All of the data is to be printed again exactly as it appears.
(Material provided begins)
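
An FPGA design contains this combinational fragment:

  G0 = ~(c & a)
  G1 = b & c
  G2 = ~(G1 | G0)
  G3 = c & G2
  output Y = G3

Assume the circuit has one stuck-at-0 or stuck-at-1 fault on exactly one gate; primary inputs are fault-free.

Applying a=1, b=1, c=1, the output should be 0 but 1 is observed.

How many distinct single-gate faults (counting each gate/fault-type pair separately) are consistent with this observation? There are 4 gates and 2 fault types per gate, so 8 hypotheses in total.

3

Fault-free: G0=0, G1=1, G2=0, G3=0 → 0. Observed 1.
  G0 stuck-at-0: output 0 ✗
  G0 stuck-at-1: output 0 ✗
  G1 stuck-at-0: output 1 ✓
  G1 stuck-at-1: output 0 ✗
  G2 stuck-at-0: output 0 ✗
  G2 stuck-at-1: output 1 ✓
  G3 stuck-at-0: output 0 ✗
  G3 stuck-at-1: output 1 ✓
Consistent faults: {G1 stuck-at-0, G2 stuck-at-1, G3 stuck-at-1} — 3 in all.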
(Material provided ends)
> **Exercise solution**
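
An FPGA design contains this combinational fragment:

  G0 = ~(c & a)
  G1 = b & c
  G2 = ~(G1 | G0)
  G3 = c & G2
  output Y = G3

Assume the circuit has one stuck-at-0 or stuck-at-1 fault on exactly one gate; primary inputs are fault-free.

Applying a=1, b=1, c=1, the output should be 0 but 1 is observed.

How many distinct single-gate faults (counting each gate/fault-type pair separately) are consistent with this observation? There are 4 gates and 2 fault types per gate, so 8 hypotheses in total.

3

Fault-free: G0=0, G1=1, G2=0, G3=0 → 0. Observed 1.
  G0 stuck-at-0: output 0 ✗
  G0 stuck-at-1: output 0 ✗
  G1 stuck-at-0: output 1 ✓
  G1 stuck-at-1: output 0 ✗
  G2 stuck-at-0: output 0 ✗
  G2 stuck-at-1: output 1 ✓
  G3 stuck-at-0: output 0 ✗
  G3 stuck-at-1: output 1 ✓
Consistent faults: {G1 stuck-at-0, G2 stuck-at-1, G3 stuck-at-1} — 3 in all.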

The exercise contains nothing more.